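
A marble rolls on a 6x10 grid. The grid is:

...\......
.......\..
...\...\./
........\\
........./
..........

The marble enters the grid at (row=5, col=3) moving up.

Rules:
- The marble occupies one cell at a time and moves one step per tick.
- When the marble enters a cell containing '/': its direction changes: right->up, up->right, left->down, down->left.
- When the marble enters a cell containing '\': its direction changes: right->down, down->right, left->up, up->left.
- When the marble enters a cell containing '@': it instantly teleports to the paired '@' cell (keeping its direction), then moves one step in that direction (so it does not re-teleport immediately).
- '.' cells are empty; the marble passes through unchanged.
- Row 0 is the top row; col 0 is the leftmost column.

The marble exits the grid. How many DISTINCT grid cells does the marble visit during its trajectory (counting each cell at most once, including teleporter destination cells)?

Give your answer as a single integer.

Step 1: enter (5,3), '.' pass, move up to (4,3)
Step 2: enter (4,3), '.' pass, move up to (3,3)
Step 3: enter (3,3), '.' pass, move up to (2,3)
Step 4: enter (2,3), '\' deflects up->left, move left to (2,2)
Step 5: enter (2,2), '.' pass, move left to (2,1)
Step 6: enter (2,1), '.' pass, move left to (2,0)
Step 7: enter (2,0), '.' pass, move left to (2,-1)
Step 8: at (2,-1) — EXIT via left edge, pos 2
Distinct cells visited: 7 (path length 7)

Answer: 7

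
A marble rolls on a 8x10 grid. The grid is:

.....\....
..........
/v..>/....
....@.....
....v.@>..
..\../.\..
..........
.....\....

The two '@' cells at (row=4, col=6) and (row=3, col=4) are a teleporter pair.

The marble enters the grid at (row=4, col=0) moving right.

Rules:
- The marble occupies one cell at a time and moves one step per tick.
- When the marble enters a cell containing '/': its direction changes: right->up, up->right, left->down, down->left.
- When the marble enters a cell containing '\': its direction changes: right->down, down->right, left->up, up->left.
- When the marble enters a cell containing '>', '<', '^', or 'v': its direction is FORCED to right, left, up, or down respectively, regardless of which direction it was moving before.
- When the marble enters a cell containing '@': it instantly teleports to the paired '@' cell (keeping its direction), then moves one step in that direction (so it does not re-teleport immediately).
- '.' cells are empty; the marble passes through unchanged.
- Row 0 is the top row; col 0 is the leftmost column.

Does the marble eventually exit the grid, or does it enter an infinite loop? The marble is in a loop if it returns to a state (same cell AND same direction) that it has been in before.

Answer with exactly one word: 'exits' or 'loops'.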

____________

Give back all of the data exactly, with every line intact.

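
A marble rolls on a 6x10 grid. The grid is:

...\......
.......\..
...\...\./
........\\
........./
..........

The marble enters the grid at (row=5, col=3) moving up.

Rules:
- The marble occupies one cell at a time and moves one step per tick.
- When the marble enters a cell containing '/': its direction changes: right->up, up->right, left->down, down->left.
- When the marble enters a cell containing '\': its direction changes: right->down, down->right, left->up, up->left.
- When the marble enters a cell containing '@': it instantly teleports to the paired '@' cell (keeping its direction), then moves one step in that direction (so it does not re-teleport immediately).
- '.' cells are empty; the marble passes through unchanged.
- Row 0 is the top row; col 0 is the leftmost column.

The marble exits the grid. How many DISTINCT grid cells does the marble visit during its trajectory (counting each cell at most once, including teleporter destination cells)?

Give your answer as a single integer.

Step 1: enter (5,3), '.' pass, move up to (4,3)
Step 2: enter (4,3), '.' pass, move up to (3,3)
Step 3: enter (3,3), '.' pass, move up to (2,3)
Step 4: enter (2,3), '\' deflects up->left, move left to (2,2)
Step 5: enter (2,2), '.' pass, move left to (2,1)
Step 6: enter (2,1), '.' pass, move left to (2,0)
Step 7: enter (2,0), '.' pass, move left to (2,-1)
Step 8: at (2,-1) — EXIT via left edge, pos 2
Distinct cells visited: 7 (path length 7)

Answer: 7

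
A marble rolls on a 8x10 grid. The grid is:

.....\....
..........
/v..>/....
....@.....
....v.@>..
..\../.\..
..........
.....\....

The two '@' cells at (row=4, col=6) and (row=3, col=4) are a teleporter pair.

The marble enters the grid at (row=4, col=0) moving right.

Rules:
- The marble occupies one cell at a time and moves one step per tick.
- When the marble enters a cell containing '/': its direction changes: right->up, up->right, left->down, down->left.
- When the marble enters a cell containing '\': its direction changes: right->down, down->right, left->up, up->left.
- When the marble enters a cell containing '>', '<', '^', or 'v': its direction is FORCED to right, left, up, or down respectively, regardless of which direction it was moving before.
- When the marble enters a cell containing '@': it instantly teleports to the paired '@' cell (keeping its direction), then moves one step in that direction (so it does not re-teleport immediately).
- '.' cells are empty; the marble passes through unchanged.
- Row 0 is the top row; col 0 is the leftmost column.

Does the marble eventually exit the grid, or does it enter an infinite loop? The marble is in a loop if it returns to a state (same cell AND same direction) that it has been in before.

Answer with exactly one word: 'exits' or 'loops'.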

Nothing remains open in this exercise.